(Data for review)
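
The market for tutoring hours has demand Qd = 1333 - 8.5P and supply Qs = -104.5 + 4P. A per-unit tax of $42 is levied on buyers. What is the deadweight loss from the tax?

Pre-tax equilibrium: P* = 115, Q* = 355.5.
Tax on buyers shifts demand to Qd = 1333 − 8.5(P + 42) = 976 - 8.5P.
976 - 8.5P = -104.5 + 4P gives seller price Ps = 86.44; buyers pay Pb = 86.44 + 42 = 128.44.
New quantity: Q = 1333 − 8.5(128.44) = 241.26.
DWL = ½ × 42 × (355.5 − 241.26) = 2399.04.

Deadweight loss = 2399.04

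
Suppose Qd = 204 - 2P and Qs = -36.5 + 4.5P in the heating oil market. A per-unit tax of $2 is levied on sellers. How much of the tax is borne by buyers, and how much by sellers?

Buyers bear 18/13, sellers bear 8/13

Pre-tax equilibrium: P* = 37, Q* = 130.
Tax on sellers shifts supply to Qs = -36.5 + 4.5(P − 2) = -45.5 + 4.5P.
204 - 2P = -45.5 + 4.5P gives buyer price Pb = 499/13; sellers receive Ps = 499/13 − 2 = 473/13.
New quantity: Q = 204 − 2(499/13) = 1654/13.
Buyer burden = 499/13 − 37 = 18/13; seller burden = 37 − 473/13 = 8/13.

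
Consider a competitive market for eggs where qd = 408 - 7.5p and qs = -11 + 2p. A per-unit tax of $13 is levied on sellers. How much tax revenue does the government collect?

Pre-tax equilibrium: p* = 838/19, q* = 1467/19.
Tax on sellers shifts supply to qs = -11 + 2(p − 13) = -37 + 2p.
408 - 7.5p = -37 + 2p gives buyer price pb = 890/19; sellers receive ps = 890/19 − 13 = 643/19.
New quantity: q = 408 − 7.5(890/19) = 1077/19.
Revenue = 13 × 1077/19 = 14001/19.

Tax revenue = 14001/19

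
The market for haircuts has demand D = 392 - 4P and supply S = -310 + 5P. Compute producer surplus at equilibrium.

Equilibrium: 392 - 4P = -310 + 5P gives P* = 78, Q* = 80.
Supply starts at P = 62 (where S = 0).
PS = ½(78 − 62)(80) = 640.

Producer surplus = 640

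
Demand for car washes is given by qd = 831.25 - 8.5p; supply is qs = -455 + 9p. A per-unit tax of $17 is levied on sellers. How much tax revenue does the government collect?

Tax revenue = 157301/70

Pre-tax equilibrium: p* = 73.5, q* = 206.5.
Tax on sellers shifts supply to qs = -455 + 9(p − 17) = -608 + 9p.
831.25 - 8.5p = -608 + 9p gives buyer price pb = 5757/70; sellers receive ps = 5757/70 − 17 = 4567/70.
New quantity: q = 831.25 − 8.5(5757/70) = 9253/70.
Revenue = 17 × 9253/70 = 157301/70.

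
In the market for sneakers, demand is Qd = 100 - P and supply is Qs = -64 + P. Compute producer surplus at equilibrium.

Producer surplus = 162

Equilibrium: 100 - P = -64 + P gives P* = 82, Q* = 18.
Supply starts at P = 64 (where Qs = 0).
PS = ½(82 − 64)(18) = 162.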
(End Data for review)
What needs to be done: Each record must be output exactly, with none omitted.

Task response:
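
The market for tutoring hours has demand Qd = 1333 - 8.5P and supply Qs = -104.5 + 4P. A per-unit tax of $42 is levied on buyers. What is the deadweight loss from the tax?

Pre-tax equilibrium: P* = 115, Q* = 355.5.
Tax on buyers shifts demand to Qd = 1333 − 8.5(P + 42) = 976 - 8.5P.
976 - 8.5P = -104.5 + 4P gives seller price Ps = 86.44; buyers pay Pb = 86.44 + 42 = 128.44.
New quantity: Q = 1333 − 8.5(128.44) = 241.26.
DWL = ½ × 42 × (355.5 − 241.26) = 2399.04.

Deadweight loss = 2399.04

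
Suppose Qd = 204 - 2P and Qs = -36.5 + 4.5P in the heating oil market. A per-unit tax of $2 is levied on sellers. How much of the tax is borne by buyers, and how much by sellers?

Buyers bear 18/13, sellers bear 8/13

Pre-tax equilibrium: P* = 37, Q* = 130.
Tax on sellers shifts supply to Qs = -36.5 + 4.5(P − 2) = -45.5 + 4.5P.
204 - 2P = -45.5 + 4.5P gives buyer price Pb = 499/13; sellers receive Ps = 499/13 − 2 = 473/13.
New quantity: Q = 204 − 2(499/13) = 1654/13.
Buyer burden = 499/13 − 37 = 18/13; seller burden = 37 − 473/13 = 8/13.

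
Consider a competitive market for eggs where qd = 408 - 7.5p and qs = -11 + 2p. A per-unit tax of $13 is levied on sellers. How much tax revenue does the government collect?

Pre-tax equilibrium: p* = 838/19, q* = 1467/19.
Tax on sellers shifts supply to qs = -11 + 2(p − 13) = -37 + 2p.
408 - 7.5p = -37 + 2p gives buyer price pb = 890/19; sellers receive ps = 890/19 − 13 = 643/19.
New quantity: q = 408 − 7.5(890/19) = 1077/19.
Revenue = 13 × 1077/19 = 14001/19.

Tax revenue = 14001/19

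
The market for haircuts has demand D = 392 - 4P and supply S = -310 + 5P. Compute producer surplus at equilibrium.

Equilibrium: 392 - 4P = -310 + 5P gives P* = 78, Q* = 80.
Supply starts at P = 62 (where S = 0).
PS = ½(78 − 62)(80) = 640.

Producer surplus = 640

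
Demand for car washes is given by qd = 831.25 - 8.5p; supply is qs = -455 + 9p. A per-unit tax of $17 is levied on sellers. How much tax revenue does the government collect?

Tax revenue = 157301/70

Pre-tax equilibrium: p* = 73.5, q* = 206.5.
Tax on sellers shifts supply to qs = -455 + 9(p − 17) = -608 + 9p.
831.25 - 8.5p = -608 + 9p gives buyer price pb = 5757/70; sellers receive ps = 5757/70 − 17 = 4567/70.
New quantity: q = 831.25 − 8.5(5757/70) = 9253/70.
Revenue = 17 × 9253/70 = 157301/70.

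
In the market for sneakers, demand is Qd = 100 - P and supply is Qs = -64 + P. Compute producer surplus at equilibrium.

Producer surplus = 162

Equilibrium: 100 - P = -64 + P gives P* = 82, Q* = 18.
Supply starts at P = 64 (where Qs = 0).
PS = ½(82 − 64)(18) = 162.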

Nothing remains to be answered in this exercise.